++++ GIVEN DATA

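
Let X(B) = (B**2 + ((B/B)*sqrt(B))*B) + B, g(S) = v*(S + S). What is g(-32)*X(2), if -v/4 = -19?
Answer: -29184 - 9728*sqrt(2) ≈ -42942.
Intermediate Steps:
v = 76 (v = -4*(-19) = 76)
g(S) = 152*S (g(S) = 76*(S + S) = 76*(2*S) = 152*S)
X(B) = B + B**2 + B**(3/2) (X(B) = (B**2 + (1*sqrt(B))*B) + B = (B**2 + sqrt(B)*B) + B = (B**2 + B**(3/2)) + B = B + B**2 + B**(3/2))
g(-32)*X(2) = (152*(-32))*(2 + 2**2 + 2**(3/2)) = -4864*(2 + 4 + 2*sqrt(2)) = -4864*(6 + 2*sqrt(2)) = -29184 - 9728*sqrt(2)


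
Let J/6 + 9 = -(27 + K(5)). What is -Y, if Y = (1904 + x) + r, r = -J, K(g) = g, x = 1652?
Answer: -3802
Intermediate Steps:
J = -246 (J = -54 + 6*(-(27 + 5)) = -54 + 6*(-1*32) = -54 + 6*(-32) = -54 - 192 = -246)
r = 246 (r = -1*(-246) = 246)
Y = 3802 (Y = (1904 + 1652) + 246 = 3556 + 246 = 3802)
-Y = -1*3802 = -3802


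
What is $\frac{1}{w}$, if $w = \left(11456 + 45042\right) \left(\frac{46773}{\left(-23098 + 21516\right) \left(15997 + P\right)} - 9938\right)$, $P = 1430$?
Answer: $- \frac{4594919}{2579942345563115} \approx -1.781 \cdot 10^{-9}$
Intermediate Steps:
$w = - \frac{2579942345563115}{4594919}$ ($w = \left(11456 + 45042\right) \left(\frac{46773}{\left(-23098 + 21516\right) \left(15997 + 1430\right)} - 9938\right) = 56498 \left(\frac{46773}{\left(-1582\right) 17427} - 9938\right) = 56498 \left(\frac{46773}{-27569514} - 9938\right) = 56498 \left(46773 \left(- \frac{1}{27569514}\right) - 9938\right) = 56498 \left(- \frac{15591}{9189838} - 9938\right) = 56498 \left(- \frac{91328625635}{9189838}\right) = - \frac{2579942345563115}{4594919} \approx -5.6148 \cdot 10^{8}$)
$\frac{1}{w} = \frac{1}{- \frac{2579942345563115}{4594919}} = - \frac{4594919}{2579942345563115}$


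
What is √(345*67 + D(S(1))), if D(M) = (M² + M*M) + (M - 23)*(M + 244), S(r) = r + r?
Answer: √17957 ≈ 134.00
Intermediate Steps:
S(r) = 2*r
D(M) = 2*M² + (-23 + M)*(244 + M) (D(M) = (M² + M²) + (-23 + M)*(244 + M) = 2*M² + (-23 + M)*(244 + M))
√(345*67 + D(S(1))) = √(345*67 + (-5612 + 3*(2*1)² + 221*(2*1))) = √(23115 + (-5612 + 3*2² + 221*2)) = √(23115 + (-5612 + 3*4 + 442)) = √(23115 + (-5612 + 12 + 442)) = √(23115 - 5158) = √17957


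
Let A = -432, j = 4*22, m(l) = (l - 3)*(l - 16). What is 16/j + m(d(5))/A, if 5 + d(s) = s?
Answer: 7/99 ≈ 0.070707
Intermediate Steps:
d(s) = -5 + s
m(l) = (-16 + l)*(-3 + l) (m(l) = (-3 + l)*(-16 + l) = (-16 + l)*(-3 + l))
j = 88
16/j + m(d(5))/A = 16/88 + (48 + (-5 + 5)² - 19*(-5 + 5))/(-432) = 16*(1/88) + (48 + 0² - 19*0)*(-1/432) = 2/11 + (48 + 0 + 0)*(-1/432) = 2/11 + 48*(-1/432) = 2/11 - ⅑ = 7/99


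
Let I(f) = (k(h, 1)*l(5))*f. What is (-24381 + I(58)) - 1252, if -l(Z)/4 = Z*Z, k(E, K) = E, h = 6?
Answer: -60433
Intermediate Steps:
l(Z) = -4*Z**2 (l(Z) = -4*Z*Z = -4*Z**2)
I(f) = -600*f (I(f) = (6*(-4*5**2))*f = (6*(-4*25))*f = (6*(-100))*f = -600*f)
(-24381 + I(58)) - 1252 = (-24381 - 600*58) - 1252 = (-24381 - 34800) - 1252 = -59181 - 1252 = -60433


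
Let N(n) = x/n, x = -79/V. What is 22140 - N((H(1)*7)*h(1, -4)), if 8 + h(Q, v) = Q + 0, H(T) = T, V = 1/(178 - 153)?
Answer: 1082885/49 ≈ 22100.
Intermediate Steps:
V = 1/25 ≈ 0.040000
h(Q, v) = -8 + Q (h(Q, v) = -8 + (Q + 0) = -8 + Q)
x = -1975 (x = -79/1/25 = -79*25 = -1975)
N(n) = -1975/n
22140 - N((H(1)*7)*h(1, -4)) = 22140 - (-1975)/((1*7)*(-8 + 1)) = 22140 - (-1975)/(7*(-7)) = 22140 - (-1975)/(-49) = 22140 - (-1975)*(-1)/49 = 22140 - 1*1975/49 = 22140 - 1975/49 = 1082885/49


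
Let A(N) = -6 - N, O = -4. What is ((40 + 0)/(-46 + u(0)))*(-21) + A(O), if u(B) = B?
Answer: 374/23 ≈ 16.261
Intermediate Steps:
((40 + 0)/(-46 + u(0)))*(-21) + A(O) = ((40 + 0)/(-46 + 0))*(-21) + (-6 - 1*(-4)) = (40/(-46))*(-21) + (-6 + 4) = (40*(-1/46))*(-21) - 2 = -20/23*(-21) - 2 = 420/23 - 2 = 374/23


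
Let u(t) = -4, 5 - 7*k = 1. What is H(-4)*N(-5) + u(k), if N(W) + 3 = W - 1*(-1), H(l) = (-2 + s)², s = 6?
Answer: -116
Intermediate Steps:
k = 4/7 (k = 5/7 - ⅐*1 = 5/7 - ⅐ = 4/7 ≈ 0.57143)
H(l) = 16 (H(l) = (-2 + 6)² = 4² = 16)
N(W) = -2 + W (N(W) = -3 + (W - 1*(-1)) = -3 + (W + 1) = -3 + (1 + W) = -2 + W)
H(-4)*N(-5) + u(k) = 16*(-2 - 5) - 4 = 16*(-7) - 4 = -112 - 4 = -116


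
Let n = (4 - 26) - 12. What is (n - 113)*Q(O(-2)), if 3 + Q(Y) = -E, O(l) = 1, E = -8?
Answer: -735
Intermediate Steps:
n = -34 (n = -22 - 12 = -34)
Q(Y) = 5 (Q(Y) = -3 - 1*(-8) = -3 + 8 = 5)
(n - 113)*Q(O(-2)) = (-34 - 113)*5 = -147*5 = -735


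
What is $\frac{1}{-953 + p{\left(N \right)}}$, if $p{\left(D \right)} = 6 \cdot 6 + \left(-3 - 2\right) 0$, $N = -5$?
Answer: $- \frac{1}{917} \approx -0.0010905$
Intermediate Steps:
$p{\left(D \right)} = 36$ ($p{\left(D \right)} = 36 - 0 = 36 + 0 = 36$)
$\frac{1}{-953 + p{\left(N \right)}} = \frac{1}{-953 + 36} = \frac{1}{-917} = - \frac{1}{917}$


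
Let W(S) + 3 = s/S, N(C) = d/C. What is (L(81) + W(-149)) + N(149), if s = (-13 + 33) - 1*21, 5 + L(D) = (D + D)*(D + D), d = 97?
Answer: 3909262/149 ≈ 26237.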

++++++++

- **REQUIRED WORK**: In the listing above, show every line with the word "Answer".

- **RESULT**:
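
Answer: -29184 - 9728*sqrt(2) ≈ -42942.
Answer: -3802
Answer: $- \frac{4594919}{2579942345563115} \approx -1.781 \cdot 10^{-9}$
Answer: √17957 ≈ 134.00
Answer: 7/99 ≈ 0.070707
Answer: -60433
Answer: 1082885/49 ≈ 22100.
Answer: 374/23 ≈ 16.261
Answer: -116
Answer: -735
Answer: $- \frac{1}{917} \approx -0.0010905$
Answer: 3909262/149 ≈ 26237.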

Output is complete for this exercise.